Data supplied Start Marker
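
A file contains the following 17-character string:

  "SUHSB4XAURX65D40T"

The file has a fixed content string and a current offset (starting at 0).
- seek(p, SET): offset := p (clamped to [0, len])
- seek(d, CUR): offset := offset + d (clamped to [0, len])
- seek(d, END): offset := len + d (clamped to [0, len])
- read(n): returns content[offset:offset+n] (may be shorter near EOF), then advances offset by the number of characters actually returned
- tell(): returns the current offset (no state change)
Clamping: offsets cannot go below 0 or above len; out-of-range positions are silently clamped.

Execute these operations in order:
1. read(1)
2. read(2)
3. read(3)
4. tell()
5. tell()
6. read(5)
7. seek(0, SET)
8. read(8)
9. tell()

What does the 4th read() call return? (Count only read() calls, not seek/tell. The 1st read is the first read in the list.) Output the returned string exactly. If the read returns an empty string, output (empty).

After 1 (read(1)): returned 'S', offset=1
After 2 (read(2)): returned 'UH', offset=3
After 3 (read(3)): returned 'SB4', offset=6
After 4 (tell()): offset=6
After 5 (tell()): offset=6
After 6 (read(5)): returned 'XAURX', offset=11
After 7 (seek(0, SET)): offset=0
After 8 (read(8)): returned 'SUHSB4XA', offset=8
After 9 (tell()): offset=8

Answer: XAURX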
Data supplied End Marker
● Task item: Repeat all the records without altering a single word.

● Response:
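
A file contains the following 17-character string:

  "SUHSB4XAURX65D40T"

The file has a fixed content string and a current offset (starting at 0).
- seek(p, SET): offset := p (clamped to [0, len])
- seek(d, CUR): offset := offset + d (clamped to [0, len])
- seek(d, END): offset := len + d (clamped to [0, len])
- read(n): returns content[offset:offset+n] (may be shorter near EOF), then advances offset by the number of characters actually returned
- tell(): returns the current offset (no state change)
Clamping: offsets cannot go below 0 or above len; out-of-range positions are silently clamped.

Execute these operations in order:
1. read(1)
2. read(2)
3. read(3)
4. tell()
5. tell()
6. read(5)
7. seek(0, SET)
8. read(8)
9. tell()

What does the 4th read() call return? (Count only read() calls, not seek/tell. The 1st read is the first read in the list.) Output the returned string exactly. If the read returns an empty string, output (empty).

After 1 (read(1)): returned 'S', offset=1
After 2 (read(2)): returned 'UH', offset=3
After 3 (read(3)): returned 'SB4', offset=6
After 4 (tell()): offset=6
After 5 (tell()): offset=6
After 6 (read(5)): returned 'XAURX', offset=11
After 7 (seek(0, SET)): offset=0
After 8 (read(8)): returned 'SUHSB4XA', offset=8
After 9 (tell()): offset=8

Answer: XAURX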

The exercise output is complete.